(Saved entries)
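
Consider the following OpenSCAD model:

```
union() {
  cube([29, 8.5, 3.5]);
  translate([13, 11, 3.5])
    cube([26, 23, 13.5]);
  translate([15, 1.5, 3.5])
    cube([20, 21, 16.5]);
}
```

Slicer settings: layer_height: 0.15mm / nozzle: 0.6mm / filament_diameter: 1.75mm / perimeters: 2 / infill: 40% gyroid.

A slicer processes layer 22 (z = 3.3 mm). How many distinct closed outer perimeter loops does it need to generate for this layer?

At z = 3.3 mm: the 29×8.5 cube contributes its full rectangle; the cube at (13, 11) is absent (z outside [3.5, 17]); the cube at (15, 1.5) does not reach this height (z outside [3.5, 20]); Combining (union): only the 29×8.5 cube is present, so the union is just that shape — 1 connected region. The result has 1 disconnected region.

1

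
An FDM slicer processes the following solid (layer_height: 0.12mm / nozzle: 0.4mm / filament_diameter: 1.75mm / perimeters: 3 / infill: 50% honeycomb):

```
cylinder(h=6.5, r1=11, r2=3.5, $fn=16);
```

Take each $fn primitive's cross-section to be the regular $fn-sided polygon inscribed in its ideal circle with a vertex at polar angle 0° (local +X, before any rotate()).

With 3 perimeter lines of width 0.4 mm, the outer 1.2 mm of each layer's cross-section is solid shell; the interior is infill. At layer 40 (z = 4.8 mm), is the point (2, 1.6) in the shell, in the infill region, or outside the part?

At z = 4.8 mm: the cone: at t=0.738 of its height the radius interpolates to r₁+(r₂−r₁)t = 5.462, giving a regular 16-gon of that circumradius. Overall, the cross-section is a single solid region. The nearest boundary edge runs (5.05, 2.09)→(3.86, 3.86); distance from the point to it = 2.80 mm. The point is inside the cross-section and 2.80 mm from the nearest boundary — more than the 1.2 mm shell width (3 × 0.4), so it's in the infill interior.

infill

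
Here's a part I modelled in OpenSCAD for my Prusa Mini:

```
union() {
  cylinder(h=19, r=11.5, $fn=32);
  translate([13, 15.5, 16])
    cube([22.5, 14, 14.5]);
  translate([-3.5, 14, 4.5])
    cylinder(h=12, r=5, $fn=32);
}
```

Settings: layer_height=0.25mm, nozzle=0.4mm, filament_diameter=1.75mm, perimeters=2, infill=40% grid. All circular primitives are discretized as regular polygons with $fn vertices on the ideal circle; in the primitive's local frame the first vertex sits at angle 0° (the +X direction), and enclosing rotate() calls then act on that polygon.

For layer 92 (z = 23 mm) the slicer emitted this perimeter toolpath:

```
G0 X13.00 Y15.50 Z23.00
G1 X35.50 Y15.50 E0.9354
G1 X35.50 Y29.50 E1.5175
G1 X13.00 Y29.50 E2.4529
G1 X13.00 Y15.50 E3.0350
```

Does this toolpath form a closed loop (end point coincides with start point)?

yes

Start point (G0): (13.00, 15.50). End point (last G1): the path returns to the start — closed.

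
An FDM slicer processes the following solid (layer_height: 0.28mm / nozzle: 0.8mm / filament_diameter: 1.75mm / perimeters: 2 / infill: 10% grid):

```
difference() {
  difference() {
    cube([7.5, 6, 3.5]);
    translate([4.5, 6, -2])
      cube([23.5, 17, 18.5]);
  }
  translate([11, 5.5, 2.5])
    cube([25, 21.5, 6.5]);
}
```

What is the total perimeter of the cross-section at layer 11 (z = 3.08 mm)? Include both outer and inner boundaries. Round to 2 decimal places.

27.00 mm

At z = 3.08 mm: the 7.5×6 cube contributes its full rectangle (perimeter 27.00 mm); the cube at (4.5, 6) is present — its section is the full 23.5×17 rectangle (perimeter 81.00 mm); Taking the first minus the rest: starting from the 7.5×6 cube, the 23.5×17 cube at (4.5, 6) misses the remaining region (no effect) — boundary = 27.00 mm; the cube at (11, 5.5) is present — its section is the full 25×21.5 rectangle (perimeter 93.00 mm); After the difference (first − rest): starting from the result so far, the 25×21.5 cube at (11, 5.5) misses the remaining region (no effect) — boundary = 27.00 mm. Overall, the cross-section is a single solid region. Total boundary length (outer) = 27.00 mm.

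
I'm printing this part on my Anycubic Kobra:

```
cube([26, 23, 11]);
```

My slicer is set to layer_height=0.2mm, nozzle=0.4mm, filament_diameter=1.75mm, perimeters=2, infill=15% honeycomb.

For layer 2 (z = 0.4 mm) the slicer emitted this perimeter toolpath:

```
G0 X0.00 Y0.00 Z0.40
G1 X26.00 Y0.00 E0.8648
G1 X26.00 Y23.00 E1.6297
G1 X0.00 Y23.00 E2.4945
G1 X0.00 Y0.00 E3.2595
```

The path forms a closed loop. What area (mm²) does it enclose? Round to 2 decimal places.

598.00 mm²

Apply the shoelace formula to the sequence of (X, Y) vertices; enclosed area = 598.00 mm².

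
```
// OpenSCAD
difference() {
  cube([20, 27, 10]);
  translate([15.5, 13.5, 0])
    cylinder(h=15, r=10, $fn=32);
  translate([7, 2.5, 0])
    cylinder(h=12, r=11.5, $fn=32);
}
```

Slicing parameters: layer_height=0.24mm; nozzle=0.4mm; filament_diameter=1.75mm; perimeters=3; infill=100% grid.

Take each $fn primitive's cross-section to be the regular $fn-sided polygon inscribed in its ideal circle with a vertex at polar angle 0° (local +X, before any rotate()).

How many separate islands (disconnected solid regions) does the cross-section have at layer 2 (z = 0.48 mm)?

At z = 0.48 mm: the 20×27 cube contributes its full rectangle; the r=10 cylinder at (15.5, 13.5) gives a regular 32-gon of circumradius 10 (constant along its height); the r=11.5 cylinder at (7, 2.5) contributes a regular 32-gon of circumradius 11.5; After the difference (first − rest): starting from the 20×27 cube, the r=10 cylinder at (15.5, 13.5) partially overlaps it — only the 242.64 mm² overlap (of its 312.14 mm²) is removed, clipping the outline; the r=11.5 cylinder at (7, 2.5) partially overlaps it — only the 139.15 mm² overlap (of its 412.81 mm²) is removed, clipping the outline — 2 connected regions. Overall, the cross-section has 2 separate islands. Island count = 2.

2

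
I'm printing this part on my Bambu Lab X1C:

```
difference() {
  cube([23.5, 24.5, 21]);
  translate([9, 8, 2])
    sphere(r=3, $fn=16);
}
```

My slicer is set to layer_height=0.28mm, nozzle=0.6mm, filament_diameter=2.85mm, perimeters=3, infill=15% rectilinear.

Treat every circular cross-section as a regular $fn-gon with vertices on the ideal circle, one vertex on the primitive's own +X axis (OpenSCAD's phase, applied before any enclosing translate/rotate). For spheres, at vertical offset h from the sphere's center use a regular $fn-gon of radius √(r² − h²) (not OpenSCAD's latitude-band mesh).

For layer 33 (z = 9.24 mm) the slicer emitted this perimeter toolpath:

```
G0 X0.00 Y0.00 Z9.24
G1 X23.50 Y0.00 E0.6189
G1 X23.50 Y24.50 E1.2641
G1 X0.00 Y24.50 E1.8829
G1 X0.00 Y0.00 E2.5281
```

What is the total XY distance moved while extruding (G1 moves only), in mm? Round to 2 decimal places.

Sum the Euclidean lengths of each G1 segment: total = 96.00 mm.

96.00 mm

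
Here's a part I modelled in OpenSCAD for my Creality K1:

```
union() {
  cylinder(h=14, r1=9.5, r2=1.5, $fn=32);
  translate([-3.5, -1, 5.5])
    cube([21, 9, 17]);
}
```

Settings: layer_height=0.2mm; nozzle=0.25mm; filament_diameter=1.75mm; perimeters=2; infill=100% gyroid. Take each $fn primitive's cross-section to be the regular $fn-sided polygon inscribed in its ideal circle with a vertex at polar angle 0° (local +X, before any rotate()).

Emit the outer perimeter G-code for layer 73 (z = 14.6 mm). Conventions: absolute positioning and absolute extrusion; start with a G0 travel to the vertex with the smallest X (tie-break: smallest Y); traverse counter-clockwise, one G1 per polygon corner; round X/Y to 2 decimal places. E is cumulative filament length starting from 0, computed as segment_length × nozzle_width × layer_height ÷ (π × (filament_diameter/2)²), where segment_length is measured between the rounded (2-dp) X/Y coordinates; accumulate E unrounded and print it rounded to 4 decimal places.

G0 X-3.50 Y-1.00 Z14.60
G1 X17.50 Y-1.00 E0.4365
G1 X17.50 Y8.00 E0.6236
G1 X-3.50 Y8.00 E1.0602
G1 X-3.50 Y-1.00 E1.2473

At z = 14.6 mm: the cone does not reach this height (z outside [0, 14]); the 21×9 cube at (-3.5, -1) contributes its full rectangle; Combining (union): only the 21×9 cube at (-3.5, -1) is present, so the union is just that shape — 1 connected region. The outline is a single polygon with 4 vertices. Extrusion per mm of travel: 0.25 × 0.2 / (π × 0.875²) = 0.020788. Accumulating E over each segment gives final E = 1.2473.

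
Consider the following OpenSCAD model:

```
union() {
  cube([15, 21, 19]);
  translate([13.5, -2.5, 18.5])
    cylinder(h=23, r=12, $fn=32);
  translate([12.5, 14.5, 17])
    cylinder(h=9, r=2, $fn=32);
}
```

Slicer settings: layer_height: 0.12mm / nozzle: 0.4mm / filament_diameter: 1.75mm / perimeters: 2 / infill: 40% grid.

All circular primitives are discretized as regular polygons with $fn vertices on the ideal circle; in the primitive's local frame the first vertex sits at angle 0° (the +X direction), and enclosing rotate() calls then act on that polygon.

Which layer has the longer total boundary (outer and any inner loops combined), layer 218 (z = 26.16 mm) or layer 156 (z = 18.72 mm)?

Layer 218 (z = 26.16): the cube does not reach this height (z outside [0, 19]); the r=12 cylinder at (13.5, -2.5) gives a regular 32-gon of circumradius 12 (constant along its height) (perimeter = 2·32·12.000·sin(180°/32) = 75.28 mm); the cylinder at (12.5, 14.5) is not intersected at this z (z outside [17, 26]); Merging all regions: only the r=12 cylinder at (13.5, -2.5) is present, so the union is just that shape — boundary = 75.28 mm. So its perimeter = 75.28 mm. Layer 156 (z = 18.72): the cube (footprint 15×21) is included at this height (perimeter 72.00 mm); the cylinder at (13.5, -2.5): section is a regular 32-gon, circumradius r=12 (perimeter = 2·32·12.000·sin(180°/32) = 75.28 mm); the r=2 cylinder at (12.5, 14.5) gives a regular 32-gon of circumradius 2 (constant along its height) (perimeter = 2·32·2.000·sin(180°/32) = 12.55 mm); Taking the union: the regions partially overlap (shared area 109.31 mm²), so the edge portions inside another operand are dropped and the merged outline is re-measured after clipping — boundary = 106.90 mm. So its perimeter = 106.90 mm. Layer 156 is larger (106.90 vs 75.28 mm).

layer 156 (z = 18.72 mm)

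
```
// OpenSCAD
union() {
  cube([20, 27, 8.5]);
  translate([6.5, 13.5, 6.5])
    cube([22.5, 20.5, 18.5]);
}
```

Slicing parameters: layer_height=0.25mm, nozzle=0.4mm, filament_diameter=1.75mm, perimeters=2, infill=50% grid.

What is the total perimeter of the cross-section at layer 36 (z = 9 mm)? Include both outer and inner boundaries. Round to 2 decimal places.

At z = 9 mm: the cube is absent (z outside [0, 8.5]); the cube at (6.5, 13.5) (footprint 22.5×20.5) is included at this height (perimeter 86.00 mm); Taking the union: only the 22.5×20.5 cube at (6.5, 13.5) is present, so the union is just that shape — boundary = 86.00 mm. Overall, the cross-section is a single solid region. Total boundary length (outer) = 86.00 mm.

86.00 mm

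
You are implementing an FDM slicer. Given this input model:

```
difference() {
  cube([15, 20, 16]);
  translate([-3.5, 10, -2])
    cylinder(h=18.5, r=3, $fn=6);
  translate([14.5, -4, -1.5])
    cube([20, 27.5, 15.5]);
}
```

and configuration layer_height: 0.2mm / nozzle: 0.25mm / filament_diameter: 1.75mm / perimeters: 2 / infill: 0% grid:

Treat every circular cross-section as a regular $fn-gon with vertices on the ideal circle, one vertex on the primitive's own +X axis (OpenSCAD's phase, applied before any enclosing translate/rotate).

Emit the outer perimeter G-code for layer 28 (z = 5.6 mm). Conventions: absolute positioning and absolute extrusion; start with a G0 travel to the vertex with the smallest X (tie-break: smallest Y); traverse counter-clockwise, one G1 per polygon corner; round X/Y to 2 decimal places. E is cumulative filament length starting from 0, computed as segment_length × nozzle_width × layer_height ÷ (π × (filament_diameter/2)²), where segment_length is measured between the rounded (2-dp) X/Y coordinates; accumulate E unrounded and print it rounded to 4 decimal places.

G0 X0.00 Y0.00 Z5.60
G1 X14.50 Y0.00 E0.3014
G1 X14.50 Y20.00 E0.7172
G1 X0.00 Y20.00 E1.0186
G1 X0.00 Y0.00 E1.4343

At z = 5.6 mm: the cube is present — its section is the full 15×20 rectangle; the cylinder at (-3.5, 10): section is a regular 6-gon, circumradius r=3; the cube at (14.5, -4) is present — its section is the full 20×27.5 rectangle; After the difference (first − rest): starting from the 15×20 cube, the r=3 cylinder at (-3.5, 10) misses the remaining region (no effect); the 20×27.5 cube at (14.5, -4) partially overlaps it — only the 10.00 mm² overlap (of its 550.00 mm²) is removed, clipping the outline — 1 connected region. The outline is a single polygon with 4 vertices. Extrusion per mm of travel: 0.25 × 0.2 / (π × 0.875²) = 0.020788. Accumulating E over each segment gives final E = 1.4343.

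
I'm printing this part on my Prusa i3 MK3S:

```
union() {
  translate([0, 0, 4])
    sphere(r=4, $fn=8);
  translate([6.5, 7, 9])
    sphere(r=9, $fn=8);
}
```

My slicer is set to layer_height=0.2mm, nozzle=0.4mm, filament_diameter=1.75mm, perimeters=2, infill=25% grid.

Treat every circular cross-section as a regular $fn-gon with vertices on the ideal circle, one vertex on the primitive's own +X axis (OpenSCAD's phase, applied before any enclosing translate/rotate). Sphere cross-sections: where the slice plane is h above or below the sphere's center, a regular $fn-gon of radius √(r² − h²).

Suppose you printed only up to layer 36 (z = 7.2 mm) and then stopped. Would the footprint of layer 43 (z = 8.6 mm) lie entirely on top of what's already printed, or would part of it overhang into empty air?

Compare the two slices. At z = 7.2: the sphere: section is a regular 8-gon, circumradius = √(r²−h²) = √(4²−3.2²) = 2.400 (area = (8/2)·2.400²·sin(360°/8) = 16.29 mm²); the r=9 sphere at (6.5, 7) slices to a regular 8-gon of circumradius 8.818 (√(r²−h²) with h=1.8 from center) (area = (8/2)·8.818²·sin(360°/8) = 219.94 mm²); Combining (union): the regions partially overlap — summed areas 236.23 mm² minus the doubly-counted overlap 3.27 mm² gives 232.96 mm² — area = 232.96 mm². At z = 8.6: the sphere is absent (|z−center|=4.600 > r=4); the r=9 sphere at (6.5, 7) contributes a regular 8-gon of circumradius √(9²−0.4²) = 8.991 (area = (8/2)·8.991²·sin(360°/8) = 228.65 mm²); Combining (union): only the r=9 sphere at (6.5, 7) is present, so the union is just that shape — area = 228.65 mm². Checking containment: at z = 8.6 the cross-section extends beyond the z = 7.2 cross-section by about 8.08 mm².

part overhangs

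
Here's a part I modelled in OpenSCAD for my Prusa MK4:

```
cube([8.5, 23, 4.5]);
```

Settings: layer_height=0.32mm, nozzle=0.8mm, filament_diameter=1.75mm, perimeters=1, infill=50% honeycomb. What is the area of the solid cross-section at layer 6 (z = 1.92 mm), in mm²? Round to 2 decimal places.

195.50 mm²

At z = 1.92 mm: the cube is present — its section is the full 8.5×23 rectangle (area 195.50 mm²). Overall, the cross-section is a single solid region. Net area = 195.50 mm².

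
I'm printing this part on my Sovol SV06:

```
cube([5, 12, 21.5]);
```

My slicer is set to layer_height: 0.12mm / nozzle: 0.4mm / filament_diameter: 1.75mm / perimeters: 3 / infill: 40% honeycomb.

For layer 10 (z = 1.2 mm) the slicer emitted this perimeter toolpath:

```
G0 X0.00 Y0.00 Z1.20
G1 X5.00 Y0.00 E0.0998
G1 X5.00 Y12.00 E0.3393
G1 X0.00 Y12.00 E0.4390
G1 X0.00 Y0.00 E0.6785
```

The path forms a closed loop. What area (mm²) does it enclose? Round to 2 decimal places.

Apply the shoelace formula to the sequence of (X, Y) vertices; enclosed area = 60.00 mm².

60.00 mm²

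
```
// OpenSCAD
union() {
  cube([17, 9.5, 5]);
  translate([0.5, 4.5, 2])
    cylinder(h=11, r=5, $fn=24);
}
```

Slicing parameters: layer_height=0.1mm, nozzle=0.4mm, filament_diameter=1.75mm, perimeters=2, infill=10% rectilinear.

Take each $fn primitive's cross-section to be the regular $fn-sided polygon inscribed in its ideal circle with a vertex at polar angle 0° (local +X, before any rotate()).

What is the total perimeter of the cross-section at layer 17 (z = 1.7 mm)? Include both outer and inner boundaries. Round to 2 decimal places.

At z = 1.7 mm: the cube (footprint 17×9.5) is included at this height (perimeter 53.00 mm); the cylinder at (0.5, 4.5) is not intersected at this z (z outside [2, 13]); Merging all regions: only the 17×9.5 cube is present, so the union is just that shape — boundary = 53.00 mm. Overall, the cross-section is a single solid region. Total boundary length (outer) = 53.00 mm.

53.00 mm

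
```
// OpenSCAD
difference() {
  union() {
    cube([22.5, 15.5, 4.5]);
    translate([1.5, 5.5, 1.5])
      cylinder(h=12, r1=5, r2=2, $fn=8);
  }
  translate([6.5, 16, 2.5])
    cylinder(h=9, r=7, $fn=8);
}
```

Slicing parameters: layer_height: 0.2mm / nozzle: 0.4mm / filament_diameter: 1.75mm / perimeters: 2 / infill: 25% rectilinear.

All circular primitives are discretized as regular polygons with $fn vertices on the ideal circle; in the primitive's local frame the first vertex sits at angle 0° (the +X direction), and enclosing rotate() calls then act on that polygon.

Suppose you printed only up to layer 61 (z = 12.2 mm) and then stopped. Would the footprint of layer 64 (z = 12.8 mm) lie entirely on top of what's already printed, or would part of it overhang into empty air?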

TASK OBJECTIVE: Copy out each line of the entries that holds "gyroid".

WRITTEN ANSWER:
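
Slicer settings: layer_height: 0.15mm / nozzle: 0.6mm / filament_diameter: 1.75mm / perimeters: 2 / infill: 40% gyroid.
Settings: layer_height=0.2mm; nozzle=0.25mm; filament_diameter=1.75mm; perimeters=2; infill=100% gyroid. Take each $fn primitive's cross-section to be the regular $fn-sided polygon inscribed in its ideal circle with a vertex at polar angle 0° (local +X, before any rotate()).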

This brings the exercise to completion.